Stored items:
·····

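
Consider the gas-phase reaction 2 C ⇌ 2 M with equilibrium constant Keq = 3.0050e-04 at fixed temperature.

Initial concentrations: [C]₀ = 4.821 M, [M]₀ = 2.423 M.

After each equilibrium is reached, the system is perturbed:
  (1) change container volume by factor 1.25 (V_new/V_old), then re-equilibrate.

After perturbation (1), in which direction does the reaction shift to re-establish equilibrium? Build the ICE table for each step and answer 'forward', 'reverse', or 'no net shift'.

Direction: no net shift

Q₀ = 0.2526 vs Keq = 3.0050e-04 ⇒ Q>K, reverse
Step 1:
                    C           M
  init          4.821       2.423
  Δ               2.3        -2.3
  eq            7.121      0.1234
  solve Keq expr → x = -1.15; check Q = 3.0050e-04
Then change container volume by factor 1.25 (V_new/V_old).
Step 2:
                    C           M
  init          5.696     0.09875
  Δ                 0           0
  eq            5.696     0.09875
  solve Keq expr → x = 0; check Q = 3.0050e-04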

·····

## Exercise details
Retype all of the data shown above, word for word.

## Result of the task
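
Consider the gas-phase reaction 2 C ⇌ 2 M with equilibrium constant Keq = 3.0050e-04 at fixed temperature.

Initial concentrations: [C]₀ = 4.821 M, [M]₀ = 2.423 M.

After each equilibrium is reached, the system is perturbed:
  (1) change container volume by factor 1.25 (V_new/V_old), then re-equilibrate.

After perturbation (1), in which direction does the reaction shift to re-establish equilibrium? Build the ICE table for each step and answer 'forward', 'reverse', or 'no net shift'.

Direction: no net shift

Q₀ = 0.2526 vs Keq = 3.0050e-04 ⇒ Q>K, reverse
Step 1:
                    C           M
  init          4.821       2.423
  Δ               2.3        -2.3
  eq            7.121      0.1234
  solve Keq expr → x = -1.15; check Q = 3.0050e-04
Then change container volume by factor 1.25 (V_new/V_old).
Step 2:
                    C           M
  init          5.696     0.09875
  Δ                 0           0
  eq            5.696     0.09875
  solve Keq expr → x = 0; check Q = 3.0050e-04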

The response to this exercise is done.